Records from a data source:
*** Block opens ***

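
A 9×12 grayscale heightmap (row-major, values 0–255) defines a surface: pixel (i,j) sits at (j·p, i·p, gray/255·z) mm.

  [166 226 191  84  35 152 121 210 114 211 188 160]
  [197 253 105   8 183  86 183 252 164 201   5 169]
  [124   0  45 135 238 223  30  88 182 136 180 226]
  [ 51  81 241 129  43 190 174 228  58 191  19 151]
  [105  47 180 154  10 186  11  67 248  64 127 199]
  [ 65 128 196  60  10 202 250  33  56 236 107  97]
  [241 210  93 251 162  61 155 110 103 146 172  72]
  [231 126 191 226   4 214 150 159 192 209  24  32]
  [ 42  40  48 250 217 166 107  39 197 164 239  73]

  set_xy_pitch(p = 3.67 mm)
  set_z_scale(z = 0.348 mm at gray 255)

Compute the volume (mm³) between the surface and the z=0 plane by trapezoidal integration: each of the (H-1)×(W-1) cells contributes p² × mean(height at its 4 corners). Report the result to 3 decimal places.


height_mm = gray/255 × 0.348; cell vol = 3.67² × mean(4 corners)
unit = 3.67² × 0.348 / (4×255) = 0.00459527 mm³ per gray-sum
row 0: Σ corner-gray over 11 cells = 6636  → 30.4942
row 1: Σ corner-gray over 11 cells = 6110  → 28.0771
row 2: Σ corner-gray over 11 cells = 5774  → 26.5331
row 3: Σ corner-gray over 11 cells = 5402  → 24.8237
row 4: Σ corner-gray over 11 cells = 5210  → 23.9414
row 5: Σ corner-gray over 11 cells = 5957  → 27.3740
row 6: Σ corner-gray over 11 cells = 6492  → 29.8325
row 7: Σ corner-gray over 11 cells = 6302  → 28.9594
Σ rows: total corner-gray = 47883  → 220.0354 mm³

220.035


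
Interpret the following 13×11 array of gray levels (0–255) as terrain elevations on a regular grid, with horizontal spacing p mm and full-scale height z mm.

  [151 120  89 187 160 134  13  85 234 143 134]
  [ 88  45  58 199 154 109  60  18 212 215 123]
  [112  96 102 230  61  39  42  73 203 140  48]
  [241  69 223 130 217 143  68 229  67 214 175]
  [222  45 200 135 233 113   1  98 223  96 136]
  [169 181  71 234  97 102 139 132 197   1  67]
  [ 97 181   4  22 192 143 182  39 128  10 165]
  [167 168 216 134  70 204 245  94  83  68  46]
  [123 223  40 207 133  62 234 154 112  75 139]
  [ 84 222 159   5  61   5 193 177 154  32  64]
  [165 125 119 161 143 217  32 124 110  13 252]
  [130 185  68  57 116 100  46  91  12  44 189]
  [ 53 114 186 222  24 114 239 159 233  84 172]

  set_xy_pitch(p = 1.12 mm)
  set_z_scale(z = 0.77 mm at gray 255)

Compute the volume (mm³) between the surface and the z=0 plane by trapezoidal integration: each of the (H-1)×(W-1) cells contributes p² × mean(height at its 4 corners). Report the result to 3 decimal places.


56.084

height_mm = gray/255 × 0.77; cell vol = 1.12² × mean(4 corners)
unit = 1.12² × 0.77 / (4×255) = 0.000946949 mm³ per gray-sum
row 0: Σ corner-gray over 10 cells = 4966  → 4.7025
row 1: Σ corner-gray over 10 cells = 4483  → 4.2452
row 2: Σ corner-gray over 10 cells = 5268  → 4.9885
row 3: Σ corner-gray over 10 cells = 5782  → 5.4753
row 4: Σ corner-gray over 10 cells = 5190  → 4.9147
row 5: Σ corner-gray over 10 cells = 4608  → 4.3635
row 6: Σ corner-gray over 10 cells = 4841  → 4.5842
row 7: Σ corner-gray over 10 cells = 5519  → 5.2262
row 8: Σ corner-gray over 10 cells = 4906  → 4.6457
row 9: Σ corner-gray over 10 cells = 4669  → 4.4213
row 10: Σ corner-gray over 10 cells = 4262  → 4.0359
row 11: Σ corner-gray over 10 cells = 4732  → 4.4810
Σ rows: total corner-gray = 59226  → 56.0840 mm³


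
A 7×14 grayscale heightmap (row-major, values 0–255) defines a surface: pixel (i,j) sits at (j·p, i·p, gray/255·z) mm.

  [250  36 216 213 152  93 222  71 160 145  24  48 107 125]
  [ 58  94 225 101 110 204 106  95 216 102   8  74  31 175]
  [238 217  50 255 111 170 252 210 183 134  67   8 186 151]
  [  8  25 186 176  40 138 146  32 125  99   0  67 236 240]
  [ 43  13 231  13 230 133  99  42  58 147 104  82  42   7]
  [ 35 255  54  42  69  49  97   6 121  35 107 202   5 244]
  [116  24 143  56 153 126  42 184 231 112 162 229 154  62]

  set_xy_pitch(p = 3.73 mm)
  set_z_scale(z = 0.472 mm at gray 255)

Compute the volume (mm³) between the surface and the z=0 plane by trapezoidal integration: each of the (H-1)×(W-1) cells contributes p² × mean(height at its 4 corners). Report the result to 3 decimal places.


height_mm = gray/255 × 0.472; cell vol = 3.73² × mean(4 corners)
unit = 3.73² × 0.472 / (4×255) = 0.00643813 mm³ per gray-sum
row 0: Σ corner-gray over 13 cells = 6314  → 40.6503
row 1: Σ corner-gray over 13 cells = 7040  → 45.3244
row 2: Σ corner-gray over 13 cells = 6863  → 44.1849
row 3: Σ corner-gray over 13 cells = 5226  → 33.6456
row 4: Σ corner-gray over 13 cells = 4801  → 30.9094
row 5: Σ corner-gray over 13 cells = 5773  → 37.1673
Σ rows: total corner-gray = 36017  → 231.8820 mm³

231.882


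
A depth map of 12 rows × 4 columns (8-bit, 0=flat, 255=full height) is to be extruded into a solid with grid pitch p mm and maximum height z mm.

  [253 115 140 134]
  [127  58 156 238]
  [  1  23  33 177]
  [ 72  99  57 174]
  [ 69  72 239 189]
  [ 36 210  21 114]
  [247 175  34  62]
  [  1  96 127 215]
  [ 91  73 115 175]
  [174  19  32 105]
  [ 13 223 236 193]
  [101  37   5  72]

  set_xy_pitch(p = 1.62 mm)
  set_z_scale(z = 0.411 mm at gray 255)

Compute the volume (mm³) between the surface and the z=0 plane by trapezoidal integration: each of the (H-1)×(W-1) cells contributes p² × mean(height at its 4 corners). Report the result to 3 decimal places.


height_mm = gray/255 × 0.411; cell vol = 1.62² × mean(4 corners)
unit = 1.62² × 0.411 / (4×255) = 0.00105748 mm³ per gray-sum
row 0: Σ corner-gray over 3 cells = 1690  → 1.7871
row 1: Σ corner-gray over 3 cells = 1083  → 1.1452
row 2: Σ corner-gray over 3 cells = 848  → 0.8967
row 3: Σ corner-gray over 3 cells = 1438  → 1.5207
row 4: Σ corner-gray over 3 cells = 1492  → 1.5778
row 5: Σ corner-gray over 3 cells = 1339  → 1.4160
row 6: Σ corner-gray over 3 cells = 1389  → 1.4688
row 7: Σ corner-gray over 3 cells = 1304  → 1.3790
row 8: Σ corner-gray over 3 cells = 1023  → 1.0818
row 9: Σ corner-gray over 3 cells = 1505  → 1.5915
row 10: Σ corner-gray over 3 cells = 1381  → 1.4604
Σ rows: total corner-gray = 14492  → 15.3250 mm³

15.325


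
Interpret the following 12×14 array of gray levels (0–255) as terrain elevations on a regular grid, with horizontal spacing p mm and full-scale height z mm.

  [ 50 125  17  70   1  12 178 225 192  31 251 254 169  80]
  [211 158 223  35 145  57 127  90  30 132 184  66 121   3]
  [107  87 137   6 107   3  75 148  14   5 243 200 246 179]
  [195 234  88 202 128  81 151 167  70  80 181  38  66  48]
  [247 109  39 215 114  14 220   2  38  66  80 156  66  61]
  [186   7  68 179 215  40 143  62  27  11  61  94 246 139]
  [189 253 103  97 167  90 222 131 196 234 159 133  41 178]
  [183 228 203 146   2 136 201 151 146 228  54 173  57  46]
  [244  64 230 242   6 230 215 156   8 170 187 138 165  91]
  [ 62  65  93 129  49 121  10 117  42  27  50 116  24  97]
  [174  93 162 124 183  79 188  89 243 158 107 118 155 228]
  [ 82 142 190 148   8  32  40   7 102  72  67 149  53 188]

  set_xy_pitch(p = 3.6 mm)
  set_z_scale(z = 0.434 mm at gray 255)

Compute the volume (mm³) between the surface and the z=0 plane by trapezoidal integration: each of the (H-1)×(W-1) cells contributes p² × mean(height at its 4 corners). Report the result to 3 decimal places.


377.237

height_mm = gray/255 × 0.434; cell vol = 3.6² × mean(4 corners)
unit = 3.6² × 0.434 / (4×255) = 0.00551435 mm³ per gray-sum
row 0: Σ corner-gray over 13 cells = 6130  → 33.8030
row 1: Σ corner-gray over 13 cells = 5778  → 31.8619
row 2: Σ corner-gray over 13 cells = 6043  → 33.3232
row 3: Σ corner-gray over 13 cells = 5761  → 31.7682
row 4: Σ corner-gray over 13 cells = 5177  → 28.5478
row 5: Σ corner-gray over 13 cells = 6650  → 36.6704
row 6: Σ corner-gray over 13 cells = 7698  → 42.4495
row 7: Σ corner-gray over 13 cells = 7636  → 42.1076
row 8: Σ corner-gray over 13 cells = 5802  → 31.9943
row 9: Σ corner-gray over 13 cells = 5645  → 31.1285
row 10: Σ corner-gray over 13 cells = 6090  → 33.5824
Σ rows: total corner-gray = 68410  → 377.2369 mm³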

*** Block closes ***

Copy over exactly the lines above from the one with "[183 228 203" to the last, both included, and no others.

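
  [183 228 203 146   2 136 201 151 146 228  54 173  57  46]
  [244  64 230 242   6 230 215 156   8 170 187 138 165  91]
  [ 62  65  93 129  49 121  10 117  42  27  50 116  24  97]
  [174  93 162 124 183  79 188  89 243 158 107 118 155 228]
  [ 82 142 190 148   8  32  40   7 102  72  67 149  53 188]

  set_xy_pitch(p = 3.6 mm)
  set_z_scale(z = 0.434 mm at gray 255)

Compute the volume (mm³) between the surface and the z=0 plane by trapezoidal integration: each of the (H-1)×(W-1) cells contributes p² × mean(height at its 4 corners). Report the result to 3 decimal places.


377.237

height_mm = gray/255 × 0.434; cell vol = 3.6² × mean(4 corners)
unit = 3.6² × 0.434 / (4×255) = 0.00551435 mm³ per gray-sum
row 0: Σ corner-gray over 13 cells = 6130  → 33.8030
row 1: Σ corner-gray over 13 cells = 5778  → 31.8619
row 2: Σ corner-gray over 13 cells = 6043  → 33.3232
row 3: Σ corner-gray over 13 cells = 5761  → 31.7682
row 4: Σ corner-gray over 13 cells = 5177  → 28.5478
row 5: Σ corner-gray over 13 cells = 6650  → 36.6704
row 6: Σ corner-gray over 13 cells = 7698  → 42.4495
row 7: Σ corner-gray over 13 cells = 7636  → 42.1076
row 8: Σ corner-gray over 13 cells = 5802  → 31.9943
row 9: Σ corner-gray over 13 cells = 5645  → 31.1285
row 10: Σ corner-gray over 13 cells = 6090  → 33.5824
Σ rows: total corner-gray = 68410  → 377.2369 mm³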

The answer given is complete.